The answer must be every line of the data that holds the word "read".

══ DATA ══

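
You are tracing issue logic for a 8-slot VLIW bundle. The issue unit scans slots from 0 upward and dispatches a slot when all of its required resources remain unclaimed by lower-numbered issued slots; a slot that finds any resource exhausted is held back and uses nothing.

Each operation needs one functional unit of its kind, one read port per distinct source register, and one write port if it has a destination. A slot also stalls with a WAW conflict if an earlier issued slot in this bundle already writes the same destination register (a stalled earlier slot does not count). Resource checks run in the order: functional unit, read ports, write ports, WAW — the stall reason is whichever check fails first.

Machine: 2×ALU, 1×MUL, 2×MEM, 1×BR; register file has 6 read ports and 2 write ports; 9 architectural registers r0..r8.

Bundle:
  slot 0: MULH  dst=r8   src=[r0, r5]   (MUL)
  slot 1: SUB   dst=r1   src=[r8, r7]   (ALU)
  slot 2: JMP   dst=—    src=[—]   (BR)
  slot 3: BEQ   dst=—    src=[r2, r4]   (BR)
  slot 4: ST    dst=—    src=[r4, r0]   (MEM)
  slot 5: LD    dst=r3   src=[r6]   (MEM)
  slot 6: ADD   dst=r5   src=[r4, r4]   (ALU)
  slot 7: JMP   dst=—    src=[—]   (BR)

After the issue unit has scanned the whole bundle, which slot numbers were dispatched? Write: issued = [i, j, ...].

(0) want 1×MUL +2rd +1wr — yes → AL2|MU0|ME2|BR1|rd4|wr1
(1) want 1×ALU +2rd +1wr — yes → AL1|MU0|ME2|BR1|rd2|wr0
(2) want 1×BR +0rd +0wr — yes → AL1|MU0|ME2|BR0|rd2|wr0
(3) want 1×BR +2rd +0wr — FU → AL1|MU0|ME2|BR0|rd2|wr0
(4) want 1×MEM +2rd +0wr — yes → AL1|MU0|ME1|BR0|rd0|wr0
(5) want 1×MEM +1rd +1wr — RD_PORT → AL1|MU0|ME1|BR0|rd0|wr0
(6) want 1×ALU +1rd +1wr — RD_PORT → AL1|MU0|ME1|BR0|rd0|wr0
(7) want 1×BR +0rd +0wr — FU → AL1|MU0|ME1|BR0|rd0|wr0

issued = [0, 1, 2, 4]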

═══

## TASK RESPONSE
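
Each operation needs one functional unit of its kind, one read port per distinct source register, and one write port if it has a destination. A slot also stalls with a WAW conflict if an earlier issued slot in this bundle already writes the same destination register (a stalled earlier slot does not count). Resource checks run in the order: functional unit, read ports, write ports, WAW — the stall reason is whichever check fails first.
Machine: 2×ALU, 1×MUL, 2×MEM, 1×BR; register file has 6 read ports and 2 write ports; 9 architectural registers r0..r8.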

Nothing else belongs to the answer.